• Provided records:
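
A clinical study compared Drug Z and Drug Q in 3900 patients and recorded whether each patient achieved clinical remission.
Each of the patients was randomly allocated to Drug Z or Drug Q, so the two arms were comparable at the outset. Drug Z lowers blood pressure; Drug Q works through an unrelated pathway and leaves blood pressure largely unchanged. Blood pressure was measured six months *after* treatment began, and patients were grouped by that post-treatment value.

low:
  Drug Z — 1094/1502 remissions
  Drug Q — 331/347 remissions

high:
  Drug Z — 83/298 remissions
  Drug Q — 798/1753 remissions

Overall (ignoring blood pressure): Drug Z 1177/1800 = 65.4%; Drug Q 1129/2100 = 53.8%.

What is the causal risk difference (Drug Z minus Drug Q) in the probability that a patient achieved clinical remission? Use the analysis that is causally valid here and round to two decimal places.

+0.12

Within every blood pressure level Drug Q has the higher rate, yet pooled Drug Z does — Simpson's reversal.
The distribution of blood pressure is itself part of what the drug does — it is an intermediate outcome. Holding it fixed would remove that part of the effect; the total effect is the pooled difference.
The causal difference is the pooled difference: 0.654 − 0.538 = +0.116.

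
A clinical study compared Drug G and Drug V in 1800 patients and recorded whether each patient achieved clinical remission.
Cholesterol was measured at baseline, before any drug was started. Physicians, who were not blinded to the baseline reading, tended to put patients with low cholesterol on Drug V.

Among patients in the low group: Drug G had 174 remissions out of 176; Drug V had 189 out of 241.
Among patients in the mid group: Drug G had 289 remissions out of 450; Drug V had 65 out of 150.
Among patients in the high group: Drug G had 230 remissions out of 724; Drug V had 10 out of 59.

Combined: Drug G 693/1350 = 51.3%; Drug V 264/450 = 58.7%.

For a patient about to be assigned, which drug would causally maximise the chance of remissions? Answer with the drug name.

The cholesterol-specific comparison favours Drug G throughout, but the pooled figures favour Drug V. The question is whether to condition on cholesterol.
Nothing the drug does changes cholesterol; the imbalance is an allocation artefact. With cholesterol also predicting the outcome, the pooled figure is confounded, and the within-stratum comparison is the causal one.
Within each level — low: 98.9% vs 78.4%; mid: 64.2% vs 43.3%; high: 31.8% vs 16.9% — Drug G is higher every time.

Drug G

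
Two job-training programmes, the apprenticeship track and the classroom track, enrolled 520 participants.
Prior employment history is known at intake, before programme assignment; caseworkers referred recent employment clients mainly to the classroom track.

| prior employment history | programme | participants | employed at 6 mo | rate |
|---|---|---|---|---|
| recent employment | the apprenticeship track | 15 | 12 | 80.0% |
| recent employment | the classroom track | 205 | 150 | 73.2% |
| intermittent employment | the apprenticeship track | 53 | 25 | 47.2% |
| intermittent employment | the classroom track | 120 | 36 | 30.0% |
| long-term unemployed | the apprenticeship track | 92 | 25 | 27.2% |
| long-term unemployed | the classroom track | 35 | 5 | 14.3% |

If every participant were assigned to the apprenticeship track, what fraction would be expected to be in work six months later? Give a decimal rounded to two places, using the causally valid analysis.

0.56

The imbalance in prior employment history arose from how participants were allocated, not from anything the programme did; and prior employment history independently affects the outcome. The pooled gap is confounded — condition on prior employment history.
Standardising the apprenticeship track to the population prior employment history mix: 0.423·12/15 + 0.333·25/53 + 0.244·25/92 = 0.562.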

==

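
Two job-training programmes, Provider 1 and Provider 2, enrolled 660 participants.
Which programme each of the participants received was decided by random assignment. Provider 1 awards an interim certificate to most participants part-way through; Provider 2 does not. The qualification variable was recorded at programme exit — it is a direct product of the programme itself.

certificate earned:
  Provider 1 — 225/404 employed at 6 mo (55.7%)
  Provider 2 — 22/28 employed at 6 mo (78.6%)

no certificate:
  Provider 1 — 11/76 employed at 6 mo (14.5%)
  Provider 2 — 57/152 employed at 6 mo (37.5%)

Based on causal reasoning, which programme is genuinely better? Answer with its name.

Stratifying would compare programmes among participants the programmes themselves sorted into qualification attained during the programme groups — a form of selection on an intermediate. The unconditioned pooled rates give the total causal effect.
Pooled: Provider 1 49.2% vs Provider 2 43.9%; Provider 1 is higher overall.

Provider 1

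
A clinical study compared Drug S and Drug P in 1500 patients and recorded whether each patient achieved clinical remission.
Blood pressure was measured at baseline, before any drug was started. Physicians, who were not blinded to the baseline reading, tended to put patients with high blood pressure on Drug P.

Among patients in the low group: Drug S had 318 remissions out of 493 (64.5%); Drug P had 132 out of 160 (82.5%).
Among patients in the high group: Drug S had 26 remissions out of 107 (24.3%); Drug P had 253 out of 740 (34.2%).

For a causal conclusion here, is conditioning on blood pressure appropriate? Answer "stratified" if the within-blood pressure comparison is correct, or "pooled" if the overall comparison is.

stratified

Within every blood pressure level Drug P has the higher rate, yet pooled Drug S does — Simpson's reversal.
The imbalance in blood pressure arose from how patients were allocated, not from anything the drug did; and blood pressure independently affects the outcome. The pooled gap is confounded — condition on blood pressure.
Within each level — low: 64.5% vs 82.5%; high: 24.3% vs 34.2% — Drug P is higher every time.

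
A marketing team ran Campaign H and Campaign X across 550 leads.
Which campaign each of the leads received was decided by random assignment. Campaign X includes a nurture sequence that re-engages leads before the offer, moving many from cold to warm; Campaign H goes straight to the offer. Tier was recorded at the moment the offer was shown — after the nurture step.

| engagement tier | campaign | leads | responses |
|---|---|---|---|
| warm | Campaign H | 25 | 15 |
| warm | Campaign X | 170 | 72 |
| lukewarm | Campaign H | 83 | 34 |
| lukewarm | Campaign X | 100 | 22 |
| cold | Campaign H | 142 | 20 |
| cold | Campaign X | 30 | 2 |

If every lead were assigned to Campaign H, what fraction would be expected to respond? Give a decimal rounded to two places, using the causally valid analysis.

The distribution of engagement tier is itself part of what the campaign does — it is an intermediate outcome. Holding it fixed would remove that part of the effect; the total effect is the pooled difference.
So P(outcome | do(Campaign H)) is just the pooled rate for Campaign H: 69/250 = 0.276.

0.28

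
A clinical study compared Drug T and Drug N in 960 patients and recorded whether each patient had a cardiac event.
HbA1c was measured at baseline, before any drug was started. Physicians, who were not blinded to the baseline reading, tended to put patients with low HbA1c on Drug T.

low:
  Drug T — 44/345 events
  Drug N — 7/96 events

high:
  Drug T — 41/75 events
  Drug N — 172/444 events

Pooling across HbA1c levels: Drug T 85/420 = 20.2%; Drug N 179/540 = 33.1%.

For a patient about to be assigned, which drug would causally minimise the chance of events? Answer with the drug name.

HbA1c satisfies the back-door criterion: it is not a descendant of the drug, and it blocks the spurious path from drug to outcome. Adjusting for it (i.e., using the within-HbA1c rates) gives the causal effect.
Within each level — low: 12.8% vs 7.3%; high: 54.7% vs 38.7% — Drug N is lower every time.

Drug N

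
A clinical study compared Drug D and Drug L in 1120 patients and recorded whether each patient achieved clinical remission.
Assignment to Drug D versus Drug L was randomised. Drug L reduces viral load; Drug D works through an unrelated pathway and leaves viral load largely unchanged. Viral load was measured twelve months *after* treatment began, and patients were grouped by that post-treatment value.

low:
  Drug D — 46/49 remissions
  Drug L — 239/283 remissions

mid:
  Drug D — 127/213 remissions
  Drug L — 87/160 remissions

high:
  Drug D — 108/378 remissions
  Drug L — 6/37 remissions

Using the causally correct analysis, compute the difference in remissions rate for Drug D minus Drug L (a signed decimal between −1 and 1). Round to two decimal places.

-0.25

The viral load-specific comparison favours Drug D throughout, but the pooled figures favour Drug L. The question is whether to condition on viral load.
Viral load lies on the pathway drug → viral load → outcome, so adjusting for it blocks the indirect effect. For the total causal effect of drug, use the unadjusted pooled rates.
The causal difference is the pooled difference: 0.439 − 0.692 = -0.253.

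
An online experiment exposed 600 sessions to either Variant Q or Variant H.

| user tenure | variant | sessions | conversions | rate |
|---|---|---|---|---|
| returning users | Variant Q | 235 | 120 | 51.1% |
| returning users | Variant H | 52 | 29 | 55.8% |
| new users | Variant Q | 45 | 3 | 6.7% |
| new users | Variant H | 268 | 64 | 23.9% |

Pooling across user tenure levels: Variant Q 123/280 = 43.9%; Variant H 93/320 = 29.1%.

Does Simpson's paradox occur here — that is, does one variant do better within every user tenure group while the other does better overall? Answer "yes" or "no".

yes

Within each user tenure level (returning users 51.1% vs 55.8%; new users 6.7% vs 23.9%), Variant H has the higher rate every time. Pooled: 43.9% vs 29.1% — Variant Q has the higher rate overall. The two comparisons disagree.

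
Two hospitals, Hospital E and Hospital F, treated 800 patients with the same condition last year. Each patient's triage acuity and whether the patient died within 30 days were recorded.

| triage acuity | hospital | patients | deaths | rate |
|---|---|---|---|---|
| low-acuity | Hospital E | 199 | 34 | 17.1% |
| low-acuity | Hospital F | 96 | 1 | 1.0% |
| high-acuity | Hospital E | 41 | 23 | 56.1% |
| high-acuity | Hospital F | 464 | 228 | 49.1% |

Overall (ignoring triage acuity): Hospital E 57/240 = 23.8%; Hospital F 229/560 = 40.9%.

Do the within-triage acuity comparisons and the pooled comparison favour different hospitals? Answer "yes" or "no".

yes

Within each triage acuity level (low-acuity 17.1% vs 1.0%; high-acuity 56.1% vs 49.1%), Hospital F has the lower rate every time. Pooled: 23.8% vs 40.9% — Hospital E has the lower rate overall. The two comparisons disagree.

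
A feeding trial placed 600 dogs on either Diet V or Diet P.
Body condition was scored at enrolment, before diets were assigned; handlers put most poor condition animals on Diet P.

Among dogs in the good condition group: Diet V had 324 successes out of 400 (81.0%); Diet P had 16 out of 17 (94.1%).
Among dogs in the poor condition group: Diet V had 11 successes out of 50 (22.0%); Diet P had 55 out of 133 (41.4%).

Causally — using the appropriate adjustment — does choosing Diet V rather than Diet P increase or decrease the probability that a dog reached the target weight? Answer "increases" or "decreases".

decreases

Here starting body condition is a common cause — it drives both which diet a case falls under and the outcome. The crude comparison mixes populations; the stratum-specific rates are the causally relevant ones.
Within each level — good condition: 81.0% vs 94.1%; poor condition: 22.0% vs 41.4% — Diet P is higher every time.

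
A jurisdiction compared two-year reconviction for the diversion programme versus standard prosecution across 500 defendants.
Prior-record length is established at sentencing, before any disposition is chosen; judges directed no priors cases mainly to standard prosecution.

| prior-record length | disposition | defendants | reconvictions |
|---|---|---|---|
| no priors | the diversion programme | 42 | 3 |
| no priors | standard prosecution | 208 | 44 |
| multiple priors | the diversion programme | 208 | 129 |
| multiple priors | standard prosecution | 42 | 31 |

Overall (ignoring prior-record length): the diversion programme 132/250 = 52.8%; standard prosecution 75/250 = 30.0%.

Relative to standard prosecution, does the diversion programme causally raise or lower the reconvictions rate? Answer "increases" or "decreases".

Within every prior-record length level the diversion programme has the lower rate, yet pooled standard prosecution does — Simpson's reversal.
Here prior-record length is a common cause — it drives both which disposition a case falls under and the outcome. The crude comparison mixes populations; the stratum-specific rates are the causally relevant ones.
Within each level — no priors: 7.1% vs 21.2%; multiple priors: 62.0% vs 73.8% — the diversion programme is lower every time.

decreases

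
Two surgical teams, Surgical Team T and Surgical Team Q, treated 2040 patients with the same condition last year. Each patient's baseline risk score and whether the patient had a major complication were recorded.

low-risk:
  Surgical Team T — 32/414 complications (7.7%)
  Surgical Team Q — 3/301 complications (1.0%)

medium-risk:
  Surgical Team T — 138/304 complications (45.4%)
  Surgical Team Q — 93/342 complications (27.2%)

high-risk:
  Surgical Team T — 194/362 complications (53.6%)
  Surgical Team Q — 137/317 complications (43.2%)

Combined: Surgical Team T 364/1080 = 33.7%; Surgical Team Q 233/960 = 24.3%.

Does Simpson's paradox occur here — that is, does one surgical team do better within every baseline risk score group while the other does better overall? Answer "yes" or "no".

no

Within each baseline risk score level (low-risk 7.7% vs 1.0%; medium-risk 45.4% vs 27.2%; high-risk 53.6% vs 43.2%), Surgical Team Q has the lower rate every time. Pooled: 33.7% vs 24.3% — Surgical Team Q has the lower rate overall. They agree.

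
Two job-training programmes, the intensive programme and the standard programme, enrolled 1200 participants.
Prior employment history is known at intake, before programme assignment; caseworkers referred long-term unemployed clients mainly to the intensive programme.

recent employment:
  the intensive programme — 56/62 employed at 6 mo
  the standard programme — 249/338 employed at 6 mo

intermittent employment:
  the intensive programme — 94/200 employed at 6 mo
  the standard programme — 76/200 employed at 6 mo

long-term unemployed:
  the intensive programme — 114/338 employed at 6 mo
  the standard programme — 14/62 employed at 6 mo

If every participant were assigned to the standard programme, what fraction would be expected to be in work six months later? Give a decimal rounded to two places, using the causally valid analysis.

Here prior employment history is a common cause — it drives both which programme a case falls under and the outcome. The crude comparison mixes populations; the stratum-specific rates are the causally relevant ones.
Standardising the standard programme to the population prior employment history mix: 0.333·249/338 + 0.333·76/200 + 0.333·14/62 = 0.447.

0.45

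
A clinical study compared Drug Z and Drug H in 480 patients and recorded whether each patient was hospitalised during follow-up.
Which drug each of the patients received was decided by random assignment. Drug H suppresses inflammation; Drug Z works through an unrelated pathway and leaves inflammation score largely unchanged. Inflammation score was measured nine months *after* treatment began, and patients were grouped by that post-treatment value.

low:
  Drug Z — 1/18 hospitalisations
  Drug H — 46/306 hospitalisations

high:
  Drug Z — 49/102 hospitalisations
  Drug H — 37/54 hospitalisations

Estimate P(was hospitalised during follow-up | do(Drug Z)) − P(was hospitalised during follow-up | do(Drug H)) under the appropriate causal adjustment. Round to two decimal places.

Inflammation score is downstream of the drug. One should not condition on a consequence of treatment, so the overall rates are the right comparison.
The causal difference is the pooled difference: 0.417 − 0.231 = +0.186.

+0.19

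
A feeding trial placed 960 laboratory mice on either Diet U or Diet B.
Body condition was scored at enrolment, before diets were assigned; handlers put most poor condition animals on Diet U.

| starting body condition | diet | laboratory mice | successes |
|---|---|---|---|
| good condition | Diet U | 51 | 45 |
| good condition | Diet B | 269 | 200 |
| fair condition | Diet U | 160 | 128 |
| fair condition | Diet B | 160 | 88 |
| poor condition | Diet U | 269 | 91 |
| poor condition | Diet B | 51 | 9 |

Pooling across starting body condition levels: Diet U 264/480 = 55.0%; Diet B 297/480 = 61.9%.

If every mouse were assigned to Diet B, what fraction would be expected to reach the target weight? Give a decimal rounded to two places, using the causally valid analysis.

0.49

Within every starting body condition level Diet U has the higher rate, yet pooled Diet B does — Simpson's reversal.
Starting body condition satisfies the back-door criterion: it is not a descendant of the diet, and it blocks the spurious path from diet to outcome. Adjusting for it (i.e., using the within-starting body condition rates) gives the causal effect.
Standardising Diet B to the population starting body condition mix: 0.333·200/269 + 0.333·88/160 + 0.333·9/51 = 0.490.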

...

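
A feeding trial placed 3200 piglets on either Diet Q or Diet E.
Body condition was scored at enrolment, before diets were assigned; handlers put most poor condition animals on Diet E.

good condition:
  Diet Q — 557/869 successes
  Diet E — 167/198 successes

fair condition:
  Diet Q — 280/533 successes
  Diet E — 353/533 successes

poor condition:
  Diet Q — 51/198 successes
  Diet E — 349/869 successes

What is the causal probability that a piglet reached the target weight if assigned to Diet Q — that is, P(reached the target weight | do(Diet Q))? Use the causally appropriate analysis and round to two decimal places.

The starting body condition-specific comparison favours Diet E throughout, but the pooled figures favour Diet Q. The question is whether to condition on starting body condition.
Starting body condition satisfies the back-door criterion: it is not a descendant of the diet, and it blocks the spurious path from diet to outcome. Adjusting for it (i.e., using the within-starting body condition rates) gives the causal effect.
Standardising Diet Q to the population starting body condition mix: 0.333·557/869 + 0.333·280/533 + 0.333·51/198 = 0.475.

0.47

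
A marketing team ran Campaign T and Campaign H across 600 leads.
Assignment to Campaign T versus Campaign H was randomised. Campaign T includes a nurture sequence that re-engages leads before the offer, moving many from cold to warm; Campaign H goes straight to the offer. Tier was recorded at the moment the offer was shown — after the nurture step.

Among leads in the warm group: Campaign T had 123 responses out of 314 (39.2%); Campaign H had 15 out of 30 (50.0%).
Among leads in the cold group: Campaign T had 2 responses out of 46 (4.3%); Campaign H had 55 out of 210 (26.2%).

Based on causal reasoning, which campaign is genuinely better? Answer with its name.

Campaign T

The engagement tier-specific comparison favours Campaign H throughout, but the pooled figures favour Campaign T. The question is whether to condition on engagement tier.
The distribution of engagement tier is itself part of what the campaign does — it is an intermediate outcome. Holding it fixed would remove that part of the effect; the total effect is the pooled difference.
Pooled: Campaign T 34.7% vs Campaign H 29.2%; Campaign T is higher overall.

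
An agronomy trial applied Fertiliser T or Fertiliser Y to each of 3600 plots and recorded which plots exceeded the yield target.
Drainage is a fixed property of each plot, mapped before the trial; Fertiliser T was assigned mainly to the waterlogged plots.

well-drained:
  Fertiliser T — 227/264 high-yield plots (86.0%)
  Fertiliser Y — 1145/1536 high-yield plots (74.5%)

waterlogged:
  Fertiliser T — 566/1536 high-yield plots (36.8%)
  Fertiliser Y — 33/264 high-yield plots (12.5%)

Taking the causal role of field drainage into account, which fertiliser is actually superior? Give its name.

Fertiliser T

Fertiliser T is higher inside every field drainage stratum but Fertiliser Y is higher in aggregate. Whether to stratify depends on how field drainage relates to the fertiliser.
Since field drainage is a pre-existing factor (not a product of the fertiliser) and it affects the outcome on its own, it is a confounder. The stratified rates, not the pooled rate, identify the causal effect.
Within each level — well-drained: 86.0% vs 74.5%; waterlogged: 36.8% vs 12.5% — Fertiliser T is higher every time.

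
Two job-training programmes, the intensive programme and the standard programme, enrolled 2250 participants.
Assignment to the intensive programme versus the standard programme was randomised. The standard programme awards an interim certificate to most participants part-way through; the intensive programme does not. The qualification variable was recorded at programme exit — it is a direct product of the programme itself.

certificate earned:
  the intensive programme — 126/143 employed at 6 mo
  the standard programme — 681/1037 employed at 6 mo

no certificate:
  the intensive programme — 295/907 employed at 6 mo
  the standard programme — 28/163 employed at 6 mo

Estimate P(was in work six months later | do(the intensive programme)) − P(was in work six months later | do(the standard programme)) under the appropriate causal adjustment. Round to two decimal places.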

• What you need to do: Beginning at the line with "23 | 56.1% |" and stopping after the line with "Overall (ignoring triage", please write out every line of the data above exactly and nothing else.

• Output:
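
| high-acuity | Hospital E | 41 | 23 | 56.1% |
| high-acuity | Hospital F | 464 | 228 | 49.1% |

Overall (ignoring triage acuity): Hospital E 57/240 = 23.8%; Hospital F 229/560 = 40.9%.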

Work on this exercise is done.